▶ _What you have to do_
Retype the listing without any alteration.

▶ _Task material_

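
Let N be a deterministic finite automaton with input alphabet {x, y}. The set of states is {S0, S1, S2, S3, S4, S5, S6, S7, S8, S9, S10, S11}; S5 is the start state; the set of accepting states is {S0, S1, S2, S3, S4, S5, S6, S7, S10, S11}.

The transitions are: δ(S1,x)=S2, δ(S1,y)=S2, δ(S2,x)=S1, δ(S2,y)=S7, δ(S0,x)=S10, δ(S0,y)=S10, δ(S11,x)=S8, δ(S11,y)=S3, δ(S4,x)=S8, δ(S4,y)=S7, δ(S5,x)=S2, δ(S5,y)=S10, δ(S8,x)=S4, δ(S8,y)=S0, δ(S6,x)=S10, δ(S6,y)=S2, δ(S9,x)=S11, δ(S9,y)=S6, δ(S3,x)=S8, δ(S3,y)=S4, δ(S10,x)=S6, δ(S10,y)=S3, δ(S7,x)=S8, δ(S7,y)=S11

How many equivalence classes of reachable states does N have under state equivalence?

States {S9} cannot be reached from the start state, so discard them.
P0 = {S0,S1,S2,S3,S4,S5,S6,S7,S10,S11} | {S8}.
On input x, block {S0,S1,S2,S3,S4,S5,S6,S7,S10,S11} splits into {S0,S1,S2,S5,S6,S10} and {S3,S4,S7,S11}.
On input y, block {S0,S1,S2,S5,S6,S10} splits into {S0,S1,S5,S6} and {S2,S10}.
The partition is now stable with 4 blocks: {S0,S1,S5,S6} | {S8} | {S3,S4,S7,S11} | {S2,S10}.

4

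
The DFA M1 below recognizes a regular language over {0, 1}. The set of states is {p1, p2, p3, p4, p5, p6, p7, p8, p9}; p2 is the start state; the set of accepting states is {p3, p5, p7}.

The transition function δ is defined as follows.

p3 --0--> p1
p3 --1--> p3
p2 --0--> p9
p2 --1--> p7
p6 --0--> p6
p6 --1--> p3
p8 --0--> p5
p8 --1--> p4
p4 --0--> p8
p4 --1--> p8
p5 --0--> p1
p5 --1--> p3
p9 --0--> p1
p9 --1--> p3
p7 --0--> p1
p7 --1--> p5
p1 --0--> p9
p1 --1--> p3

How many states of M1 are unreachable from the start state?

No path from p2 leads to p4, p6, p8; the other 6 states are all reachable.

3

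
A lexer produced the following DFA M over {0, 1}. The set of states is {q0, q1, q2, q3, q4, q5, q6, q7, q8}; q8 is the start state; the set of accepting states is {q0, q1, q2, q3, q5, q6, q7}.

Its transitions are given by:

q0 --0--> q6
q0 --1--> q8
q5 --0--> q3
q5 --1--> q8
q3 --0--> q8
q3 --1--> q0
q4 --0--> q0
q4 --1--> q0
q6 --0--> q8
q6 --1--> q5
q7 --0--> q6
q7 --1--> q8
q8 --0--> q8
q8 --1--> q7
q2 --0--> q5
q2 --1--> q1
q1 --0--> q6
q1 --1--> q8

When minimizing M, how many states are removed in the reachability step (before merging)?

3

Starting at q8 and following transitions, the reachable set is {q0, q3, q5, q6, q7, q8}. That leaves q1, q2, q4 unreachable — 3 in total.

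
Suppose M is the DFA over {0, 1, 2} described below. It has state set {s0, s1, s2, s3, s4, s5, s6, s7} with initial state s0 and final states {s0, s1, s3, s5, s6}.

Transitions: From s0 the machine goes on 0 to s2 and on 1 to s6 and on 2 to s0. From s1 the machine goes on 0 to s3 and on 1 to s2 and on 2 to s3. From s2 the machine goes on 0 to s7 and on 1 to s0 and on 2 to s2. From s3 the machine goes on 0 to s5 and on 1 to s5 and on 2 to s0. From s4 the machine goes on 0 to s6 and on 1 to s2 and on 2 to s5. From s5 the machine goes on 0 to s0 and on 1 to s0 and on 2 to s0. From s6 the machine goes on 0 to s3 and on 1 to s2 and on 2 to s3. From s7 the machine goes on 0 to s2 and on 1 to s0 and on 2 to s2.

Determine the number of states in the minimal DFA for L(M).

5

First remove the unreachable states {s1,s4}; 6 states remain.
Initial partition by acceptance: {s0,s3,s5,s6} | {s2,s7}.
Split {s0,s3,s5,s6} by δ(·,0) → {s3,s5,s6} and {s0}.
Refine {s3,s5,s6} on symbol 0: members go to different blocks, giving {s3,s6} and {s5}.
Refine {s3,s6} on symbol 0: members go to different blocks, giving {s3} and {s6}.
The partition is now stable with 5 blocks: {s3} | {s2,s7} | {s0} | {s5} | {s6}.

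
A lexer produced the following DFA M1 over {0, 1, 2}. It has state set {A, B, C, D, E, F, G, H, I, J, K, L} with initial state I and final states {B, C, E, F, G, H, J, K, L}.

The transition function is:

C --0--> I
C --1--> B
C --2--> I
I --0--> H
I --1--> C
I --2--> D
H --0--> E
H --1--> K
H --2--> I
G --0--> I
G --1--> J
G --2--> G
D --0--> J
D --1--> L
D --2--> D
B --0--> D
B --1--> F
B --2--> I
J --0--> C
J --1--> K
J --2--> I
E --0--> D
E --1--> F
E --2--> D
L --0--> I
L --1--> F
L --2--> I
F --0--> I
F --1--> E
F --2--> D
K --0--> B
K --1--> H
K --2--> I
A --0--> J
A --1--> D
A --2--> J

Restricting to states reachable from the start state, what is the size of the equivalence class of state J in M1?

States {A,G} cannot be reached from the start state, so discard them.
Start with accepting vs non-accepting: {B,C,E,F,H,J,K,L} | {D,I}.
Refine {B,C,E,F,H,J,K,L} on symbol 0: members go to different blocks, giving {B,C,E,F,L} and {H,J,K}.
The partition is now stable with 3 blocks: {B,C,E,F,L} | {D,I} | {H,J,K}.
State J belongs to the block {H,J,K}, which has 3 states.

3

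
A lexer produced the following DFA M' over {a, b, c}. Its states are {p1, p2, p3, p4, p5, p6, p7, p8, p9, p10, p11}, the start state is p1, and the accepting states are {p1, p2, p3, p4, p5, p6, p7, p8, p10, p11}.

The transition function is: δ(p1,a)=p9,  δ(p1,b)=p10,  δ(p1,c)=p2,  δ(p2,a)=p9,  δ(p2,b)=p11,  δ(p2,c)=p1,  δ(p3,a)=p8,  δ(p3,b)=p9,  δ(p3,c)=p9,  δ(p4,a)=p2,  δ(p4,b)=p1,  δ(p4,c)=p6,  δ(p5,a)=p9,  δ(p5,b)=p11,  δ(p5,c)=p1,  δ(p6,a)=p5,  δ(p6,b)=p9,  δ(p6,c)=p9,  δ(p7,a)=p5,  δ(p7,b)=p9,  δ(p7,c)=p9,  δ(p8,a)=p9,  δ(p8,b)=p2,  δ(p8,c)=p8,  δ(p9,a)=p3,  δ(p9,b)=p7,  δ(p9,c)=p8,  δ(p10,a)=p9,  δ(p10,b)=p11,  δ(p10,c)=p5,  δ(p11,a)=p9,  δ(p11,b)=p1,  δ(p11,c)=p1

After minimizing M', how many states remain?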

▶ _Answer space_
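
Let N be a deterministic finite automaton with input alphabet {x, y}. The set of states is {S0, S1, S2, S3, S4, S5, S6, S7, S8, S9, S10, S11}; S5 is the start state; the set of accepting states is {S0, S1, S2, S3, S4, S5, S6, S7, S10, S11}.

The transitions are: δ(S1,x)=S2, δ(S1,y)=S2, δ(S2,x)=S1, δ(S2,y)=S7, δ(S0,x)=S10, δ(S0,y)=S10, δ(S11,x)=S8, δ(S11,y)=S3, δ(S4,x)=S8, δ(S4,y)=S7, δ(S5,x)=S2, δ(S5,y)=S10, δ(S8,x)=S4, δ(S8,y)=S0, δ(S6,x)=S10, δ(S6,y)=S2, δ(S9,x)=S11, δ(S9,y)=S6, δ(S3,x)=S8, δ(S3,y)=S4, δ(S10,x)=S6, δ(S10,y)=S3, δ(S7,x)=S8, δ(S7,y)=S11

How many equivalence classes of reachable states does N have under state equivalence?

States {S9} cannot be reached from the start state, so discard them.
P0 = {S0,S1,S2,S3,S4,S5,S6,S7,S10,S11} | {S8}.
On input x, block {S0,S1,S2,S3,S4,S5,S6,S7,S10,S11} splits into {S0,S1,S2,S5,S6,S10} and {S3,S4,S7,S11}.
On input y, block {S0,S1,S2,S5,S6,S10} splits into {S0,S1,S5,S6} and {S2,S10}.
The partition is now stable with 4 blocks: {S0,S1,S5,S6} | {S8} | {S3,S4,S7,S11} | {S2,S10}.

4

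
The DFA M1 below recognizes a regular language over {0, 1}. The set of states is {p1, p2, p3, p4, p5, p6, p7, p8, p9}; p2 is the start state; the set of accepting states is {p3, p5, p7}.

The transition function δ is defined as follows.

p3 --0--> p1
p3 --1--> p3
p2 --0--> p9
p2 --1--> p7
p6 --0--> p6
p6 --1--> p3
p8 --0--> p5
p8 --1--> p4
p4 --0--> p8
p4 --1--> p8
p5 --0--> p1
p5 --1--> p3
p9 --0--> p1
p9 --1--> p3
p7 --0--> p1
p7 --1--> p5
p1 --0--> p9
p1 --1--> p3

How many states of M1 are unreachable from the start state?

No path from p2 leads to p4, p6, p8; the other 6 states are all reachable.

3

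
A lexer produced the following DFA M over {0, 1}. The set of states is {q0, q1, q2, q3, q4, q5, q6, q7, q8}; q8 is the start state; the set of accepting states is {q0, q1, q2, q3, q5, q6, q7}.

Its transitions are given by:

q0 --0--> q6
q0 --1--> q8
q5 --0--> q3
q5 --1--> q8
q3 --0--> q8
q3 --1--> q0
q4 --0--> q0
q4 --1--> q0
q6 --0--> q8
q6 --1--> q5
q7 --0--> q6
q7 --1--> q8
q8 --0--> q8
q8 --1--> q7
q2 --0--> q5
q2 --1--> q1
q1 --0--> q6
q1 --1--> q8

When minimizing M, how many states are removed in the reachability step (before merging)?

3

Starting at q8 and following transitions, the reachable set is {q0, q3, q5, q6, q7, q8}. That leaves q1, q2, q4 unreachable — 3 in total.

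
Suppose M is the DFA over {0, 1, 2} described below. It has state set {s0, s1, s2, s3, s4, s5, s6, s7} with initial state s0 and final states {s0, s1, s3, s5, s6}.

Transitions: From s0 the machine goes on 0 to s2 and on 1 to s6 and on 2 to s0. From s1 the machine goes on 0 to s3 and on 1 to s2 and on 2 to s3. From s2 the machine goes on 0 to s7 and on 1 to s0 and on 2 to s2. From s3 the machine goes on 0 to s5 and on 1 to s5 and on 2 to s0. From s4 the machine goes on 0 to s6 and on 1 to s2 and on 2 to s5. From s5 the machine goes on 0 to s0 and on 1 to s0 and on 2 to s0. From s6 the machine goes on 0 to s3 and on 1 to s2 and on 2 to s3. From s7 the machine goes on 0 to s2 and on 1 to s0 and on 2 to s2.

Determine the number of states in the minimal DFA for L(M).

5

First remove the unreachable states {s1,s4}; 6 states remain.
Initial partition by acceptance: {s0,s3,s5,s6} | {s2,s7}.
Split {s0,s3,s5,s6} by δ(·,0) → {s3,s5,s6} and {s0}.
Refine {s3,s5,s6} on symbol 0: members go to different blocks, giving {s3,s6} and {s5}.
Refine {s3,s6} on symbol 0: members go to different blocks, giving {s3} and {s6}.
The partition is now stable with 5 blocks: {s3} | {s2,s7} | {s0} | {s5} | {s6}.

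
A lexer produced the following DFA M1 over {0, 1, 2}. It has state set {A, B, C, D, E, F, G, H, I, J, K, L} with initial state I and final states {B, C, E, F, G, H, J, K, L}.

The transition function is:

C --0--> I
C --1--> B
C --2--> I
I --0--> H
I --1--> C
I --2--> D
H --0--> E
H --1--> K
H --2--> I
G --0--> I
G --1--> J
G --2--> G
D --0--> J
D --1--> L
D --2--> D
B --0--> D
B --1--> F
B --2--> I
J --0--> C
J --1--> K
J --2--> I
E --0--> D
E --1--> F
E --2--> D
L --0--> I
L --1--> F
L --2--> I
F --0--> I
F --1--> E
F --2--> D
K --0--> B
K --1--> H
K --2--> I
A --0--> J
A --1--> D
A --2--> J

Restricting to states reachable from the start state, what is the size of the equivalence class of state J in M1?

States {A,G} cannot be reached from the start state, so discard them.
Start with accepting vs non-accepting: {B,C,E,F,H,J,K,L} | {D,I}.
Refine {B,C,E,F,H,J,K,L} on symbol 0: members go to different blocks, giving {B,C,E,F,L} and {H,J,K}.
The partition is now stable with 3 blocks: {B,C,E,F,L} | {D,I} | {H,J,K}.
State J belongs to the block {H,J,K}, which has 3 states.

3

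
A lexer produced the following DFA M' over {a, b, c}. Its states are {p1, p2, p3, p4, p5, p6, p7, p8, p9, p10, p11}, the start state is p1, and the accepting states are {p1, p2, p3, p4, p5, p6, p7, p8, p10, p11}.

The transition function is: δ(p1,a)=p9,  δ(p1,b)=p10,  δ(p1,c)=p2,  δ(p2,a)=p9,  δ(p2,b)=p11,  δ(p2,c)=p1,  δ(p3,a)=p8,  δ(p3,b)=p9,  δ(p3,c)=p9,  δ(p4,a)=p2,  δ(p4,b)=p1,  δ(p4,c)=p6,  δ(p5,a)=p9,  δ(p5,b)=p11,  δ(p5,c)=p1,  δ(p6,a)=p5,  δ(p6,b)=p9,  δ(p6,c)=p9,  δ(p7,a)=p5,  δ(p7,b)=p9,  δ(p7,c)=p9,  δ(p8,a)=p9,  δ(p8,b)=p2,  δ(p8,c)=p8,  δ(p9,a)=p3,  δ(p9,b)=p7,  δ(p9,c)=p8,  δ(p10,a)=p9,  δ(p10,b)=p11,  δ(p10,c)=p5,  δ(p11,a)=p9,  δ(p11,b)=p1,  δ(p11,c)=p1

After minimizing M', how many states remain?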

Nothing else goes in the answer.